**WHAT THIS TASK INVOLVES**.
The full set of entries is to be returned word for word.

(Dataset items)
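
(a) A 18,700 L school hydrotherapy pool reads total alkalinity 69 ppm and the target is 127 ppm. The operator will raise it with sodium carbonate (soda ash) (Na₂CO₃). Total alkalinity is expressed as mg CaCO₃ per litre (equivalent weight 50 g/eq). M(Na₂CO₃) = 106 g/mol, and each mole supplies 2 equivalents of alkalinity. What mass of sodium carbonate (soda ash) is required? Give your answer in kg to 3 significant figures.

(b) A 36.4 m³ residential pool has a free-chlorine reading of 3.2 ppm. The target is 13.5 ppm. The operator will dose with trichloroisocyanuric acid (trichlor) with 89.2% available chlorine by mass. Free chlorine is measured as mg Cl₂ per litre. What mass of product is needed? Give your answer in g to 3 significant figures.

(a) Alkalinity to add: (127 − 69) = 58 mg/L as CaCO₃ × 18,700 L = 1085 g as CaCO₃.
(a) Equivalents: 1085 g ÷ 50 g/eq = 21.69 eq.
(a) Each mole of Na₂CO₃ supplies 2 eq, so 21.69 / 2 = 10.85 mol.
(a) Mass: 10.85 mol × 106 g/mol = 1150 g.

(b) Volume: 36.4 m³ = 36,400 L.
(b) Chlorine deficit: 13.5 − 3.2 = 10.3 ppm = 10.3 mg/L as Cl₂.
(b) Cl₂ equivalent needed: 10.3 mg/L × 36,400 L = 374,900 mg = 374.9 g.
(b) Product at 89.2% available chlorine: 374.9 / 0.892 = 420.3 g.

(a) 1.15 kg; (b) 420 g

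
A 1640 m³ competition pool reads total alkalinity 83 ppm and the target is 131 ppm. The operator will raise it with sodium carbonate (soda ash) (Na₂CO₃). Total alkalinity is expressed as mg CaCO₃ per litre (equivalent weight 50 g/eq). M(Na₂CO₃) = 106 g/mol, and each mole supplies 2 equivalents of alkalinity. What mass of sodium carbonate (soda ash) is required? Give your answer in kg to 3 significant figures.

Volume: 1640 m³ = 1,640,000 L.
Alkalinity to add: (131 − 83) = 48 mg/L as CaCO₃ × 1,640,000 L = 78,720 g as CaCO₃.
Equivalents: 78,720 g ÷ 50 g/eq = 1574 eq.
Each mole of Na₂CO₃ supplies 2 eq, so 1574 / 2 = 787.2 mol.
Mass: 787.2 mol × 106 g/mol = 83,440 g.

83.4 kg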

**RESULT FOR THIS EXERCISE**.
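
(a) A 18,700 L school hydrotherapy pool reads total alkalinity 69 ppm and the target is 127 ppm. The operator will raise it with sodium carbonate (soda ash) (Na₂CO₃). Total alkalinity is expressed as mg CaCO₃ per litre (equivalent weight 50 g/eq). M(Na₂CO₃) = 106 g/mol, and each mole supplies 2 equivalents of alkalinity. What mass of sodium carbonate (soda ash) is required? Give your answer in kg to 3 significant figures.

(b) A 36.4 m³ residential pool has a free-chlorine reading of 3.2 ppm. The target is 13.5 ppm. The operator will dose with trichloroisocyanuric acid (trichlor) with 89.2% available chlorine by mass. Free chlorine is measured as mg Cl₂ per litre. What mass of product is needed? Give your answer in g to 3 significant figures.

(a) Alkalinity to add: (127 − 69) = 58 mg/L as CaCO₃ × 18,700 L = 1085 g as CaCO₃.
(a) Equivalents: 1085 g ÷ 50 g/eq = 21.69 eq.
(a) Each mole of Na₂CO₃ supplies 2 eq, so 21.69 / 2 = 10.85 mol.
(a) Mass: 10.85 mol × 106 g/mol = 1150 g.

(b) Volume: 36.4 m³ = 36,400 L.
(b) Chlorine deficit: 13.5 − 3.2 = 10.3 ppm = 10.3 mg/L as Cl₂.
(b) Cl₂ equivalent needed: 10.3 mg/L × 36,400 L = 374,900 mg = 374.9 g.
(b) Product at 89.2% available chlorine: 374.9 / 0.892 = 420.3 g.

(a) 1.15 kg; (b) 420 g

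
A 1640 m³ competition pool reads total alkalinity 83 ppm and the target is 131 ppm. The operator will raise it with sodium carbonate (soda ash) (Na₂CO₃). Total alkalinity is expressed as mg CaCO₃ per litre (equivalent weight 50 g/eq). M(Na₂CO₃) = 106 g/mol, and each mole supplies 2 equivalents of alkalinity. What mass of sodium carbonate (soda ash) is required? Give your answer in kg to 3 significant figures.

Volume: 1640 m³ = 1,640,000 L.
Alkalinity to add: (131 − 83) = 48 mg/L as CaCO₃ × 1,640,000 L = 78,720 g as CaCO₃.
Equivalents: 78,720 g ÷ 50 g/eq = 1574 eq.
Each mole of Na₂CO₃ supplies 2 eq, so 1574 / 2 = 787.2 mol.
Mass: 787.2 mol × 106 g/mol = 83,440 g.

83.4 kg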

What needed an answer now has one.